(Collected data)
↓↓↓
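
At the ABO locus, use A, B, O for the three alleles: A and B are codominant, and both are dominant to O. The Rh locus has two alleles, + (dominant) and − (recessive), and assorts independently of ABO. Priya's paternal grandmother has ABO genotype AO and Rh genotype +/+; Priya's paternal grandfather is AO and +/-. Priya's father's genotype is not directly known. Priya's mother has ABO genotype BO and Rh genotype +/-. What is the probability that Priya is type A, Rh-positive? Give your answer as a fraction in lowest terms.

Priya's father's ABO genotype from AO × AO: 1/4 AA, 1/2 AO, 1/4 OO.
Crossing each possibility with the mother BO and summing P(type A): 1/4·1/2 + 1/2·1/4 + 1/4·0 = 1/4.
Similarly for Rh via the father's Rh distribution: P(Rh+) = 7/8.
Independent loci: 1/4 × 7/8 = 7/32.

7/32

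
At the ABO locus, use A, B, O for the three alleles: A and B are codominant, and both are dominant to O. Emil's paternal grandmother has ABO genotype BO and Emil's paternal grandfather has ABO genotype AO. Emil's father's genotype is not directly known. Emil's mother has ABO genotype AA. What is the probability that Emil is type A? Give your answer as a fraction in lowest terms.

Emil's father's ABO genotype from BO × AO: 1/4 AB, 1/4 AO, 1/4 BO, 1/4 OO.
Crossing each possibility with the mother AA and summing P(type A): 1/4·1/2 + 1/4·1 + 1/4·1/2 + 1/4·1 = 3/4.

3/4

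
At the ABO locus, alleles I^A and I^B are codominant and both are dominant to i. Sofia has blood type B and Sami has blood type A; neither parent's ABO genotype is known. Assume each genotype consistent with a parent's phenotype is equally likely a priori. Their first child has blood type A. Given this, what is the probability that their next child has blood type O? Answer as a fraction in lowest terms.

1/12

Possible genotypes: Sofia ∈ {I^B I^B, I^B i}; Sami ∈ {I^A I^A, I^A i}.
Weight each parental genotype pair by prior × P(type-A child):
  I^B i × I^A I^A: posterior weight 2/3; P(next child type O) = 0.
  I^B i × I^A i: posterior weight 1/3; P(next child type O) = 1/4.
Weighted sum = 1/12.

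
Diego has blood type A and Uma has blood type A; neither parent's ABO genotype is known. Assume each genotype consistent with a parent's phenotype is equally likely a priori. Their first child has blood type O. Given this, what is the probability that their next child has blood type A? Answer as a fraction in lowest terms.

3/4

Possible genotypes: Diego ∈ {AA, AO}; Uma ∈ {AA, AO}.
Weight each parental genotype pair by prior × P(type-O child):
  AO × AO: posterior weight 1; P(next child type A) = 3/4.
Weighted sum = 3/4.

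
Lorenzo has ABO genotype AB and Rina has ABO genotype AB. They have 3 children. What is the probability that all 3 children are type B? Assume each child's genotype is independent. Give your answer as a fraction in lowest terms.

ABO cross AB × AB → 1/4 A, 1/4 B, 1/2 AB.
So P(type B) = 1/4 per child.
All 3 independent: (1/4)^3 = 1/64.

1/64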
↑↑↑
▶ Work instructions:
Word for word, reproduce every line of the data.

▶ Solved exercise:
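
At the ABO locus, use A, B, O for the three alleles: A and B are codominant, and both are dominant to O. The Rh locus has two alleles, + (dominant) and − (recessive), and assorts independently of ABO. Priya's paternal grandmother has ABO genotype AO and Rh genotype +/+; Priya's paternal grandfather is AO and +/-. Priya's father's genotype is not directly known. Priya's mother has ABO genotype BO and Rh genotype +/-. What is the probability that Priya is type A, Rh-positive? Give your answer as a fraction in lowest terms.

Priya's father's ABO genotype from AO × AO: 1/4 AA, 1/2 AO, 1/4 OO.
Crossing each possibility with the mother BO and summing P(type A): 1/4·1/2 + 1/2·1/4 + 1/4·0 = 1/4.
Similarly for Rh via the father's Rh distribution: P(Rh+) = 7/8.
Independent loci: 1/4 × 7/8 = 7/32.

7/32

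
At the ABO locus, use A, B, O for the three alleles: A and B are codominant, and both are dominant to O. Emil's paternal grandmother has ABO genotype BO and Emil's paternal grandfather has ABO genotype AO. Emil's father's genotype is not directly known. Emil's mother has ABO genotype AA. What is the probability that Emil is type A? Give your answer as a fraction in lowest terms.

Emil's father's ABO genotype from BO × AO: 1/4 AB, 1/4 AO, 1/4 BO, 1/4 OO.
Crossing each possibility with the mother AA and summing P(type A): 1/4·1/2 + 1/4·1 + 1/4·1/2 + 1/4·1 = 3/4.

3/4

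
At the ABO locus, alleles I^A and I^B are codominant and both are dominant to i. Sofia has blood type B and Sami has blood type A; neither parent's ABO genotype is known. Assume each genotype consistent with a parent's phenotype is equally likely a priori. Their first child has blood type A. Given this, what is the probability that their next child has blood type O? Answer as a fraction in lowest terms.

1/12

Possible genotypes: Sofia ∈ {I^B I^B, I^B i}; Sami ∈ {I^A I^A, I^A i}.
Weight each parental genotype pair by prior × P(type-A child):
  I^B i × I^A I^A: posterior weight 2/3; P(next child type O) = 0.
  I^B i × I^A i: posterior weight 1/3; P(next child type O) = 1/4.
Weighted sum = 1/12.

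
Diego has blood type A and Uma has blood type A; neither parent's ABO genotype is known. Assume each genotype consistent with a parent's phenotype is equally likely a priori. Their first child has blood type O. Given this, what is the probability that their next child has blood type A? Answer as a fraction in lowest terms.

3/4

Possible genotypes: Diego ∈ {AA, AO}; Uma ∈ {AA, AO}.
Weight each parental genotype pair by prior × P(type-O child):
  AO × AO: posterior weight 1; P(next child type A) = 3/4.
Weighted sum = 3/4.

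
Lorenzo has ABO genotype AB and Rina has ABO genotype AB. They have 3 children. What is the probability that all 3 children are type B? Assume each child's genotype is independent. Give your answer as a fraction in lowest terms.

ABO cross AB × AB → 1/4 A, 1/4 B, 1/2 AB.
So P(type B) = 1/4 per child.
All 3 independent: (1/4)^3 = 1/64.

1/64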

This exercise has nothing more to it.